### Work to complete
Would you please copy exactly the line with "#8: weight 1.6" and all lines that follow it in the data below, through the last one?

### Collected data

▶

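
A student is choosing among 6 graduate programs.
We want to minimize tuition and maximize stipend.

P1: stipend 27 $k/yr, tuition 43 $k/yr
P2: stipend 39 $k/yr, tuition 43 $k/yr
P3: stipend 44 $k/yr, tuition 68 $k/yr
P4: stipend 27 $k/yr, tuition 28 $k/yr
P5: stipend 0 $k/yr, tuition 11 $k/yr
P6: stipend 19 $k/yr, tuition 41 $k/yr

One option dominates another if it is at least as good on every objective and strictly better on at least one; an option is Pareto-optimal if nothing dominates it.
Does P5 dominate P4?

P5 vs P4: P5 is worse on stipend (0 vs 27), so it does not dominate P4.

No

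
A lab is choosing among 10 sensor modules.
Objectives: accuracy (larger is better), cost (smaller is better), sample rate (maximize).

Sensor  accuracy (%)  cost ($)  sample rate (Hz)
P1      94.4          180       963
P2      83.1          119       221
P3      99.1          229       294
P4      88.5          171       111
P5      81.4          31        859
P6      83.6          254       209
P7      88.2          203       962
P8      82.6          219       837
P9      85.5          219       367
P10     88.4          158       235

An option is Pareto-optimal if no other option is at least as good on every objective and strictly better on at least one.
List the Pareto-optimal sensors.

P1, P2, P3, P4, P5, P10

P1: not dominated (best sample rate).
P2: not dominated.
P3: not dominated (best accuracy).
P4: not dominated.
P5: not dominated (best cost).
P6: dominated by P1 (accuracy 94.4≥83.6, cost 180≤254, sample rate 963≥209).
P7: dominated by P1 (accuracy 94.4≥88.2, cost 180≤203, sample rate 963≥962).
P8: dominated by P1 (accuracy 94.4≥82.6, cost 180≤219, sample rate 963≥837).
P9: dominated by P1 (accuracy 94.4≥85.5, cost 180≤219, sample rate 963≥367).
P10: not dominated.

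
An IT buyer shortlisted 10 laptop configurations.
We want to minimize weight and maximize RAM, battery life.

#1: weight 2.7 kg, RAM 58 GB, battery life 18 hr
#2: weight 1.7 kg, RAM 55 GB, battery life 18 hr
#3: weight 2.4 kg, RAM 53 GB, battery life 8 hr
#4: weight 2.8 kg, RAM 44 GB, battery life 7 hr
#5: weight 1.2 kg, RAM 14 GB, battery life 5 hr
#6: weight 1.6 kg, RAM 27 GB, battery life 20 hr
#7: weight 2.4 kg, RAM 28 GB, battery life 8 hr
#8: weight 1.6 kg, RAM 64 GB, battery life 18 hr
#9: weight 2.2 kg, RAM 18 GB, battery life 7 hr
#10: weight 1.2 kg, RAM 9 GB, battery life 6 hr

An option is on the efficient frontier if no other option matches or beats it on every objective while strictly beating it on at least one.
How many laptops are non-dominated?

4

#1: dominated by #8 (weight 1.6≤2.7, RAM 64≥58, battery life 18≥18).
#2: dominated by #8 (weight 1.6≤1.7, RAM 64≥55, battery life 18≥18).
#3: dominated by #2 (weight 1.7≤2.4, RAM 55≥53, battery life 18≥8).
#4: dominated by #1 (weight 2.7≤2.8, RAM 58≥44, battery life 18≥7).
#5: not dominated.
#6: not dominated (best battery life).
#7: dominated by #2 (weight 1.7≤2.4, RAM 55≥28, battery life 18≥8).
#8: not dominated (best RAM).
#9: dominated by #2 (weight 1.7≤2.2, RAM 55≥18, battery life 18≥7).
#10: not dominated.
Pareto-optimal: #5, #6, #8, #10 → 4.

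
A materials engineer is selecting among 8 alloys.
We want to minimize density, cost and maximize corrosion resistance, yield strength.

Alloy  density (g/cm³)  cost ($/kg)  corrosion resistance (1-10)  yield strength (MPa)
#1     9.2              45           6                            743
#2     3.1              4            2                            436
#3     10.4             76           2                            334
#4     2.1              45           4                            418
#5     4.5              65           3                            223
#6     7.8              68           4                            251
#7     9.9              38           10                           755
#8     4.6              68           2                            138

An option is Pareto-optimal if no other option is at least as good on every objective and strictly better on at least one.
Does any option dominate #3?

#1 vs #3: density 9.2≤10.4, cost 45≤76, corrosion resistance 6≥2, yield strength 743≥334 — #1 is at least as good on every objective and strictly better on at least one, so #1 dominates #3.

Yes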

◀

### Response for this exercise
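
#8: weight 1.6 kg, RAM 64 GB, battery life 18 hr
#9: weight 2.2 kg, RAM 18 GB, battery life 7 hr
#10: weight 1.2 kg, RAM 9 GB, battery life 6 hr

An option is on the efficient frontier if no other option matches or beats it on every objective while strictly beating it on at least one.
How many laptops are non-dominated?

4

#1: dominated by #8 (weight 1.6≤2.7, RAM 64≥58, battery life 18≥18).
#2: dominated by #8 (weight 1.6≤1.7, RAM 64≥55, battery life 18≥18).
#3: dominated by #2 (weight 1.7≤2.4, RAM 55≥53, battery life 18≥8).
#4: dominated by #1 (weight 2.7≤2.8, RAM 58≥44, battery life 18≥7).
#5: not dominated.
#6: not dominated (best battery life).
#7: dominated by #2 (weight 1.7≤2.4, RAM 55≥28, battery life 18≥8).
#8: not dominated (best RAM).
#9: dominated by #2 (weight 1.7≤2.2, RAM 55≥18, battery life 18≥7).
#10: not dominated.
Pareto-optimal: #5, #6, #8, #10 → 4.

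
A materials engineer is selecting among 8 alloys.
We want to minimize density, cost and maximize corrosion resistance, yield strength.

Alloy  density (g/cm³)  cost ($/kg)  corrosion resistance (1-10)  yield strength (MPa)
#1     9.2              45           6                            743
#2     3.1              4            2                            436
#3     10.4             76           2                            334
#4     2.1              45           4                            418
#5     4.5              65           3                            223
#6     7.8              68           4                            251
#7     9.9              38           10                           755
#8     4.6              68           2                            138

An option is Pareto-optimal if no other option is at least as good on every objective and strictly better on at least one.
Does any option dominate #3?

#1 vs #3: density 9.2≤10.4, cost 45≤76, corrosion resistance 6≥2, yield strength 743≥334 — #1 is at least as good on every objective and strictly better on at least one, so #1 dominates #3.

Yes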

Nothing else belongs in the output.